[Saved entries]
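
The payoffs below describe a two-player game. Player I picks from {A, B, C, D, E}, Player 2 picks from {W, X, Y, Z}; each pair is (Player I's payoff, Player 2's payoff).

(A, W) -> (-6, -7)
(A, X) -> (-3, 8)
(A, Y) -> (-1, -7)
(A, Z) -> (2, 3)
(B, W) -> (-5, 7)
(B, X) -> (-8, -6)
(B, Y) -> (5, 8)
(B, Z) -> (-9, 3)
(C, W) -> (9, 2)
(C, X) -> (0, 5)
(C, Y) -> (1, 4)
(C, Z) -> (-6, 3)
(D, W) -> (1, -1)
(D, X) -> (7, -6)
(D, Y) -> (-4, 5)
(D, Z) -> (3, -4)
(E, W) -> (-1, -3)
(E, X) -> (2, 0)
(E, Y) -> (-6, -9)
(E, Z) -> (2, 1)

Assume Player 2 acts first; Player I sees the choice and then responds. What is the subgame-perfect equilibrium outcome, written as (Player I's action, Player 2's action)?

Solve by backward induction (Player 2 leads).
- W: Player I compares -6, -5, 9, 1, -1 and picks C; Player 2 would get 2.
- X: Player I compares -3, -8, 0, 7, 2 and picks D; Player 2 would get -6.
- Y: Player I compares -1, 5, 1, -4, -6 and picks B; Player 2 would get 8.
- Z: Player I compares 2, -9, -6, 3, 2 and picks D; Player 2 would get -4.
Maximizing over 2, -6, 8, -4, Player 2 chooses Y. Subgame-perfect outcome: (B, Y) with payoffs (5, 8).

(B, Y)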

---

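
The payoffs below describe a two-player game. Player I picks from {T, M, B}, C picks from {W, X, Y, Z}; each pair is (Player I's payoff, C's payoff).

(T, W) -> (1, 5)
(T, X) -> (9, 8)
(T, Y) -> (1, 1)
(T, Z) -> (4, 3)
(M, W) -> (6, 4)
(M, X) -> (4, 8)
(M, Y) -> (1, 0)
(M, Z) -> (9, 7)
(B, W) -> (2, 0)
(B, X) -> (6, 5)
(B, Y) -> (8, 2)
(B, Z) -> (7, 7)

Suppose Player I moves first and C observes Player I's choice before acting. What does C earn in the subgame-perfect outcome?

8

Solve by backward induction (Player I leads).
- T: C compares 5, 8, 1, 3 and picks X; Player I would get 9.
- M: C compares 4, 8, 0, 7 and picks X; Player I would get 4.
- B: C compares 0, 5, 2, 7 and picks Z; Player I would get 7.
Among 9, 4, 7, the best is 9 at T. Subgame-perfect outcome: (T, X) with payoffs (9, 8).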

Work to complete
Each line with the word "from" in the records above belongs in the result; copy all of them.

Answer for the task
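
The payoffs below describe a two-player game. Player I picks from {A, B, C, D, E}, Player 2 picks from {W, X, Y, Z}; each pair is (Player I's payoff, Player 2's payoff).
The payoffs below describe a two-player game. Player I picks from {T, M, B}, C picks from {W, X, Y, Z}; each pair is (Player I's payoff, C's payoff).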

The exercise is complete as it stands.